**Required action**
Word for word, copy each record that comes after this.

**Records supplied**
━━━━━━━━━━
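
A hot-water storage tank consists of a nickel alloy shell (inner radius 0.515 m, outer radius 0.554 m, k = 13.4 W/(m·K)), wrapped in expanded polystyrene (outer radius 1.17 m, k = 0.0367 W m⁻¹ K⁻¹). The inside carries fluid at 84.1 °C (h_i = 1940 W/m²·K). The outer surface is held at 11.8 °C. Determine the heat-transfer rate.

Q = 35.1 W

Series thermal resistances, inner to outer:
  R_conv,in = 1/(4πr²h) = 1/(4π·0.515²·1940) = 1.547×10^-4 K/W
  R_nickel alloy = (1/0.515 − 1/0.554)/(4πk) = 0.1367/(4π·13.4) = 8.118×10^-4 K/W
  R_expanded polystyrene = (1/0.554 − 1/1.17)/(4πk) = 0.9504/(4π·0.0367) = 2.061 K/W
ΣR = 1.547×10^-4 + 8.118×10^-4 + 2.061 = 2.062 K/W
Q = ΔT/ΣR = (84.1 °C − 11.8 °C)/2.062 = 35.1 W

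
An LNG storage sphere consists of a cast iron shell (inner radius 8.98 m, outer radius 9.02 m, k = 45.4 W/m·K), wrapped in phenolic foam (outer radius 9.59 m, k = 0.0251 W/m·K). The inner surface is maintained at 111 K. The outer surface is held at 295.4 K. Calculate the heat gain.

Treat each layer as a resistance in series:
  R_cast iron = (1/8.98 − 1/9.02)/(4πk) = 4.938×10^-4/(4π·45.4) = 8.656×10^-7 K/W
  R_phenolic foam = (1/9.02 − 1/9.59)/(4πk) = 0.006589/(4π·0.0251) = 0.02089 K/W
ΣR = 8.656×10^-7 + 0.02089 = 0.02089 K/W
Q = ΔT/ΣR = (111 K − 295.4 K)/0.02089 = -8830 W
(Negative Q ⇒ heat flows inward; heat gain = 8830 W.)

Q = 8830 W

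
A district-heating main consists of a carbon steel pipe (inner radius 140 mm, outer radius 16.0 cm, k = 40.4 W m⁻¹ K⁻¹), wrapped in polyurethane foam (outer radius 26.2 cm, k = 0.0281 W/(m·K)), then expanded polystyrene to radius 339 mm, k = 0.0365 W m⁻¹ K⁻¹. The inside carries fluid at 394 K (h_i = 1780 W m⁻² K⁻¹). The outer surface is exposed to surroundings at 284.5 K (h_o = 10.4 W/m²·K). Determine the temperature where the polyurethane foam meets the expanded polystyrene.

Resistance network (inner→outer):
  R'_conv,in = 1/(2πr h) = 1/(2π·0.140·1780) = 6.387×10^-4 m·K/W
  R'_carbon steel = ln(0.160/0.140)/(2πk) = 0.1335/(2π·40.4) = 5.260×10^-4 m·K/W
  R'_polyurethane foam = ln(0.262/0.160)/(2πk) = 0.4932/(2π·0.0281) = 2.793 m·K/W
  R'_expanded polystyrene = ln(0.339/0.262)/(2πk) = 0.2577/(2π·0.0365) = 1.123 m·K/W
  R'_conv,out = 1/(2πr h) = 1/(2π·0.339·10.4) = 0.04514 m·K/W
ΣR = 6.387×10^-4 + 5.260×10^-4 + 2.793 + 1.123 + 0.04514 = 3.962 m·K/W
Q' = ΔT/ΣR = (394 K − 284.5 K)/3.962 = 27.64 W/m
From the inner boundary to the polyurethane foam/expanded polystyrene interface, ΣR_partial = 2.794 m·K/W.
T_interface = T_in − Q'·ΣR_partial = 394 K − (27.64)(2.794) = 316.8 K

T = 316.8 K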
━━━━━━━━━━
**Reply**
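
A hot-water storage tank consists of a nickel alloy shell (inner radius 0.515 m, outer radius 0.554 m, k = 13.4 W/(m·K)), wrapped in expanded polystyrene (outer radius 1.17 m, k = 0.0367 W m⁻¹ K⁻¹). The inside carries fluid at 84.1 °C (h_i = 1940 W/m²·K). The outer surface is held at 11.8 °C. Determine the heat-transfer rate.

Q = 35.1 W

Series thermal resistances, inner to outer:
  R_conv,in = 1/(4πr²h) = 1/(4π·0.515²·1940) = 1.547×10^-4 K/W
  R_nickel alloy = (1/0.515 − 1/0.554)/(4πk) = 0.1367/(4π·13.4) = 8.118×10^-4 K/W
  R_expanded polystyrene = (1/0.554 − 1/1.17)/(4πk) = 0.9504/(4π·0.0367) = 2.061 K/W
ΣR = 1.547×10^-4 + 8.118×10^-4 + 2.061 = 2.062 K/W
Q = ΔT/ΣR = (84.1 °C − 11.8 °C)/2.062 = 35.1 W

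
An LNG storage sphere consists of a cast iron shell (inner radius 8.98 m, outer radius 9.02 m, k = 45.4 W/m·K), wrapped in phenolic foam (outer radius 9.59 m, k = 0.0251 W/m·K). The inner surface is maintained at 111 K. The outer surface is held at 295.4 K. Calculate the heat gain.

Treat each layer as a resistance in series:
  R_cast iron = (1/8.98 − 1/9.02)/(4πk) = 4.938×10^-4/(4π·45.4) = 8.656×10^-7 K/W
  R_phenolic foam = (1/9.02 − 1/9.59)/(4πk) = 0.006589/(4π·0.0251) = 0.02089 K/W
ΣR = 8.656×10^-7 + 0.02089 = 0.02089 K/W
Q = ΔT/ΣR = (111 K − 295.4 K)/0.02089 = -8830 W
(Negative Q ⇒ heat flows inward; heat gain = 8830 W.)

Q = 8830 W

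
A district-heating main consists of a carbon steel pipe (inner radius 140 mm, outer radius 16.0 cm, k = 40.4 W m⁻¹ K⁻¹), wrapped in polyurethane foam (outer radius 26.2 cm, k = 0.0281 W/(m·K)), then expanded polystyrene to radius 339 mm, k = 0.0365 W m⁻¹ K⁻¹. The inside carries fluid at 394 K (h_i = 1780 W m⁻² K⁻¹). The outer surface is exposed to surroundings at 284.5 K (h_o = 10.4 W/m²·K). Determine the temperature where the polyurethane foam meets the expanded polystyrene.

Resistance network (inner→outer):
  R'_conv,in = 1/(2πr h) = 1/(2π·0.140·1780) = 6.387×10^-4 m·K/W
  R'_carbon steel = ln(0.160/0.140)/(2πk) = 0.1335/(2π·40.4) = 5.260×10^-4 m·K/W
  R'_polyurethane foam = ln(0.262/0.160)/(2πk) = 0.4932/(2π·0.0281) = 2.793 m·K/W
  R'_expanded polystyrene = ln(0.339/0.262)/(2πk) = 0.2577/(2π·0.0365) = 1.123 m·K/W
  R'_conv,out = 1/(2πr h) = 1/(2π·0.339·10.4) = 0.04514 m·K/W
ΣR = 6.387×10^-4 + 5.260×10^-4 + 2.793 + 1.123 + 0.04514 = 3.962 m·K/W
Q' = ΔT/ΣR = (394 K − 284.5 K)/3.962 = 27.64 W/m
From the inner boundary to the polyurethane foam/expanded polystyrene interface, ΣR_partial = 2.794 m·K/W.
T_interface = T_in − Q'·ΣR_partial = 394 K − (27.64)(2.794) = 316.8 K

T = 316.8 K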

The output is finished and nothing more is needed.